_MATERIAL FOR THIS EXERCISE_.
_ _ _ _ _ _ _
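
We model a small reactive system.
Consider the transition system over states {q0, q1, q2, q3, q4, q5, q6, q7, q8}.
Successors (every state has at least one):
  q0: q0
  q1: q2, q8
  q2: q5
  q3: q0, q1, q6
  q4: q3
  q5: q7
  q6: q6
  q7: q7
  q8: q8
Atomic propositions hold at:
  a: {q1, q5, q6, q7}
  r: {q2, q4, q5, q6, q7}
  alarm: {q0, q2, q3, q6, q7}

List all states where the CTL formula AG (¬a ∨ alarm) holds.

Sat(¬a) = {q0, q2, q3, q4, q8}
Sat(¬a ∨ alarm) = {q0, q2, q3, q4, q6, q7, q8}
AG (¬a ∨ alarm): greatest fixpoint, start Z0 = {q0, q2, q3, q4, q6, q7, q8}, keep only states in Sat with every successor in Z. Z1 = {q0, q4, q6, q7, q8}; Z2 = {q0, q6, q7, q8}; fixed.
Sat(AG (¬a ∨ alarm)) = {q0, q6, q7, q8}

{q0, q6, q7, q8}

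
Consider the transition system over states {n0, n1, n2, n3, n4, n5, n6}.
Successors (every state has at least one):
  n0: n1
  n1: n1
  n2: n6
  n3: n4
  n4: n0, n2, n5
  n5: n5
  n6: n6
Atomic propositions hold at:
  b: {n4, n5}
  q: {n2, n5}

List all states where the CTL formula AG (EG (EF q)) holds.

EF q: least fixpoint, start Z0 = {n2, n5}, add states with some successor in Z. Z1 = {n2, n4, n5}; Z2 = {n2, n3, n4, n5}; fixed.
Sat(EF q) = {n2, n3, n4, n5}
EG (EF q): greatest fixpoint, start Z0 = {n2, n3, n4, n5}, keep only states in Sat with some successor in Z. Z1 = {n3, n4, n5}; fixed.
Sat(EG (EF q)) = {n3, n4, n5}
AG (EG (EF q)): greatest fixpoint, start Z0 = {n3, n4, n5}, keep only states in Sat with every successor in Z. Z1 = {n3, n5}; Z2 = {n5}; fixed.
Sat(AG (EG (EF q))) = {n5}

{n5}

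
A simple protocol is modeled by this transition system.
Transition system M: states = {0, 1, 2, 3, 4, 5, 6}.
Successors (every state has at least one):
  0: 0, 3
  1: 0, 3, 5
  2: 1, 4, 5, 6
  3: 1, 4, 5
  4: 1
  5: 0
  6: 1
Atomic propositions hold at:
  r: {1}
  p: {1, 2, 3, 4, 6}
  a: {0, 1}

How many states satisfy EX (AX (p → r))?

Sat(p → r) = {0, 1, 5}
Sat(AX (p → r)) = {s : every successor in {0, 1, 5}} = {4, 5, 6}
Sat(EX (AX (p → r))) = {s : some successor in {4, 5, 6}} = {1, 2, 3}
|Sat(EX (AX (p → r)))| = |{1, 2, 3}| = 3.

3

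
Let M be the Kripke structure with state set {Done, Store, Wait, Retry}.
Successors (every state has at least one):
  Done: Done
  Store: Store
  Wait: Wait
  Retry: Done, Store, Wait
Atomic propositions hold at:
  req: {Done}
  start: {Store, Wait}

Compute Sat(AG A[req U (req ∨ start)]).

Sat(req ∨ start) = {Done, Store, Wait}
A[req U (req ∨ start)]: least fixpoint, start Z0 = Sat((req ∨ start)) = {Done, Store, Wait}, add states in Sat(req) with every successor in Z. Already a fixed point.
Sat(A[req U (req ∨ start)]) = {Done, Store, Wait}
AG A[req U (req ∨ start)]: greatest fixpoint, start Z0 = {Done, Store, Wait}, keep only states in Sat with every successor in Z. Already a fixed point.
Sat(AG A[req U (req ∨ start)]) = {Done, Store, Wait}

{Done, Store, Wait}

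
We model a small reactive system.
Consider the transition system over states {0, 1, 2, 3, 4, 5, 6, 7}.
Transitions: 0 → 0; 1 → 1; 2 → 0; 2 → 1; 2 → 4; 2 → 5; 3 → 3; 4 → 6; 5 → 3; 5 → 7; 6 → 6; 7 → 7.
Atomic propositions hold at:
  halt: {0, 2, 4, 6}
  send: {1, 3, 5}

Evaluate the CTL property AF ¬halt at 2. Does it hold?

No

Sat(¬halt) = {1, 3, 5, 7}
AF ¬halt: least fixpoint, start Z0 = {1, 3, 5, 7}, add states with every successor in Z. Already a fixed point.
Sat(AF ¬halt) = {1, 3, 5, 7}
2 ∉ Sat(AF ¬halt) = {1, 3, 5, 7}, so the formula does not hold at 2.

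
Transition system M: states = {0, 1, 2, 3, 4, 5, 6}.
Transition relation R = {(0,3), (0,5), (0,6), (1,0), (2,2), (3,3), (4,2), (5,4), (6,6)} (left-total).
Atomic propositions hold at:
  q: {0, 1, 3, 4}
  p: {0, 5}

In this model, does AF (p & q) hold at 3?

Sat(p & q) = {0}
AF (p & q): least fixpoint, start Z0 = {0}, add states with every successor in Z. Z1 = {0, 1}; fixed.
Sat(AF (p & q)) = {0, 1}
3 ∉ Sat(AF (p & q)) = {0, 1}, so the formula does not hold at 3.

No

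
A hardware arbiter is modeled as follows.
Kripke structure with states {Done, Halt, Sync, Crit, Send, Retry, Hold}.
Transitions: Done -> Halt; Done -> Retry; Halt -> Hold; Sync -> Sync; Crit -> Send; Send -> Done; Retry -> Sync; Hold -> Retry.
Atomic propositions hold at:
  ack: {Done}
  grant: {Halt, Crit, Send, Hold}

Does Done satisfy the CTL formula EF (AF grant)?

Yes

AF grant: least fixpoint, start Z0 = {Halt, Crit, Send, Hold}, add states with every successor in Z. Already a fixed point.
Sat(AF grant) = {Halt, Crit, Send, Hold}
EF (AF grant): least fixpoint, start Z0 = {Halt, Crit, Send, Hold}, add states with some successor in Z. Z1 = {Done, Halt, Crit, Send, Hold}; fixed.
Sat(EF (AF grant)) = {Done, Halt, Crit, Send, Hold}
Done ∈ Sat(EF (AF grant)) = {Done, Halt, Crit, Send, Hold}, so the formula holds at Done.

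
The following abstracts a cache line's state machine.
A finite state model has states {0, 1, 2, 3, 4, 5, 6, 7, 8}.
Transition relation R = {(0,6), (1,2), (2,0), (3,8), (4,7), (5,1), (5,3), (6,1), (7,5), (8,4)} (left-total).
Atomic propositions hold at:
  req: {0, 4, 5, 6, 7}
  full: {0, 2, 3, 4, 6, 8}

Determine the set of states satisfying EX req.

{0, 2, 4, 7, 8}

Sat(EX req) = {s : some successor in {0, 4, 5, 6, 7}} = {0, 2, 4, 7, 8}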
_ _ _ _ _ _ _
_THE PROBLEM_.
Reply with every line of the material above, unaltered.

_RESULT BELOW_.
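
We model a small reactive system.
Consider the transition system over states {q0, q1, q2, q3, q4, q5, q6, q7, q8}.
Successors (every state has at least one):
  q0: q0
  q1: q2, q8
  q2: q5
  q3: q0, q1, q6
  q4: q3
  q5: q7
  q6: q6
  q7: q7
  q8: q8
Atomic propositions hold at:
  a: {q1, q5, q6, q7}
  r: {q2, q4, q5, q6, q7}
  alarm: {q0, q2, q3, q6, q7}

List all states where the CTL formula AG (¬a ∨ alarm) holds.

Sat(¬a) = {q0, q2, q3, q4, q8}
Sat(¬a ∨ alarm) = {q0, q2, q3, q4, q6, q7, q8}
AG (¬a ∨ alarm): greatest fixpoint, start Z0 = {q0, q2, q3, q4, q6, q7, q8}, keep only states in Sat with every successor in Z. Z1 = {q0, q4, q6, q7, q8}; Z2 = {q0, q6, q7, q8}; fixed.
Sat(AG (¬a ∨ alarm)) = {q0, q6, q7, q8}

{q0, q6, q7, q8}

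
Consider the transition system over states {n0, n1, n2, n3, n4, n5, n6}.
Successors (every state has at least one):
  n0: n1
  n1: n1
  n2: n6
  n3: n4
  n4: n0, n2, n5
  n5: n5
  n6: n6
Atomic propositions hold at:
  b: {n4, n5}
  q: {n2, n5}

List all states where the CTL formula AG (EG (EF q)) holds.

EF q: least fixpoint, start Z0 = {n2, n5}, add states with some successor in Z. Z1 = {n2, n4, n5}; Z2 = {n2, n3, n4, n5}; fixed.
Sat(EF q) = {n2, n3, n4, n5}
EG (EF q): greatest fixpoint, start Z0 = {n2, n3, n4, n5}, keep only states in Sat with some successor in Z. Z1 = {n3, n4, n5}; fixed.
Sat(EG (EF q)) = {n3, n4, n5}
AG (EG (EF q)): greatest fixpoint, start Z0 = {n3, n4, n5}, keep only states in Sat with every successor in Z. Z1 = {n3, n5}; Z2 = {n5}; fixed.
Sat(AG (EG (EF q))) = {n5}

{n5}

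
A simple protocol is modeled by this transition system.
Transition system M: states = {0, 1, 2, 3, 4, 5, 6}.
Successors (every state has at least one):
  0: 0, 3
  1: 0, 3, 5
  2: 1, 4, 5, 6
  3: 1, 4, 5
  4: 1
  5: 0
  6: 1
Atomic propositions hold at:
  r: {1}
  p: {1, 2, 3, 4, 6}
  a: {0, 1}

How many states satisfy EX (AX (p → r))?

Sat(p → r) = {0, 1, 5}
Sat(AX (p → r)) = {s : every successor in {0, 1, 5}} = {4, 5, 6}
Sat(EX (AX (p → r))) = {s : some successor in {4, 5, 6}} = {1, 2, 3}
|Sat(EX (AX (p → r)))| = |{1, 2, 3}| = 3.

3

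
Let M be the Kripke structure with state set {Done, Store, Wait, Retry}.
Successors (every state has at least one):
  Done: Done
  Store: Store
  Wait: Wait
  Retry: Done, Store, Wait
Atomic propositions hold at:
  req: {Done}
  start: {Store, Wait}

Compute Sat(AG A[req U (req ∨ start)]).

Sat(req ∨ start) = {Done, Store, Wait}
A[req U (req ∨ start)]: least fixpoint, start Z0 = Sat((req ∨ start)) = {Done, Store, Wait}, add states in Sat(req) with every successor in Z. Already a fixed point.
Sat(A[req U (req ∨ start)]) = {Done, Store, Wait}
AG A[req U (req ∨ start)]: greatest fixpoint, start Z0 = {Done, Store, Wait}, keep only states in Sat with every successor in Z. Already a fixed point.
Sat(AG A[req U (req ∨ start)]) = {Done, Store, Wait}

{Done, Store, Wait}

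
We model a small reactive system.
Consider the transition system over states {0, 1, 2, 3, 4, 5, 6, 7}.
Transitions: 0 → 0; 1 → 1; 2 → 0; 2 → 1; 2 → 4; 2 → 5; 3 → 3; 4 → 6; 5 → 3; 5 → 7; 6 → 6; 7 → 7.
Atomic propositions hold at:
  halt: {0, 2, 4, 6}
  send: {1, 3, 5}

Evaluate the CTL property AF ¬halt at 2. Does it hold?

No

Sat(¬halt) = {1, 3, 5, 7}
AF ¬halt: least fixpoint, start Z0 = {1, 3, 5, 7}, add states with every successor in Z. Already a fixed point.
Sat(AF ¬halt) = {1, 3, 5, 7}
2 ∉ Sat(AF ¬halt) = {1, 3, 5, 7}, so the formula does not hold at 2.

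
Transition system M: states = {0, 1, 2, 3, 4, 5, 6}.
Transition relation R = {(0,3), (0,5), (0,6), (1,0), (2,2), (3,3), (4,2), (5,4), (6,6)} (left-total).
Atomic propositions hold at:
  q: {0, 1, 3, 4}
  p: {0, 5}

In this model, does AF (p & q) hold at 3?

Sat(p & q) = {0}
AF (p & q): least fixpoint, start Z0 = {0}, add states with every successor in Z. Z1 = {0, 1}; fixed.
Sat(AF (p & q)) = {0, 1}
3 ∉ Sat(AF (p & q)) = {0, 1}, so the formula does not hold at 3.

No

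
A hardware arbiter is modeled as follows.
Kripke structure with states {Done, Halt, Sync, Crit, Send, Retry, Hold}.
Transitions: Done -> Halt; Done -> Retry; Halt -> Hold; Sync -> Sync; Crit -> Send; Send -> Done; Retry -> Sync; Hold -> Retry.
Atomic propositions hold at:
  ack: {Done}
  grant: {Halt, Crit, Send, Hold}

Does Done satisfy the CTL formula EF (AF grant)?

Yes

AF grant: least fixpoint, start Z0 = {Halt, Crit, Send, Hold}, add states with every successor in Z. Already a fixed point.
Sat(AF grant) = {Halt, Crit, Send, Hold}
EF (AF grant): least fixpoint, start Z0 = {Halt, Crit, Send, Hold}, add states with some successor in Z. Z1 = {Done, Halt, Crit, Send, Hold}; fixed.
Sat(EF (AF grant)) = {Done, Halt, Crit, Send, Hold}
Done ∈ Sat(EF (AF grant)) = {Done, Halt, Crit, Send, Hold}, so the formula holds at Done.

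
The following abstracts a cache line's state machine.
A finite state model has states {0, 1, 2, 3, 4, 5, 6, 7, 8}.
Transition relation R = {(0,6), (1,2), (2,0), (3,8), (4,7), (5,1), (5,3), (6,1), (7,5), (8,4)} (left-total).
Atomic propositions hold at:
  req: {0, 4, 5, 6, 7}
  full: {0, 2, 3, 4, 6, 8}

Determine the set of states satisfying EX req.

{0, 2, 4, 7, 8}

Sat(EX req) = {s : some successor in {0, 4, 5, 6, 7}} = {0, 2, 4, 7, 8}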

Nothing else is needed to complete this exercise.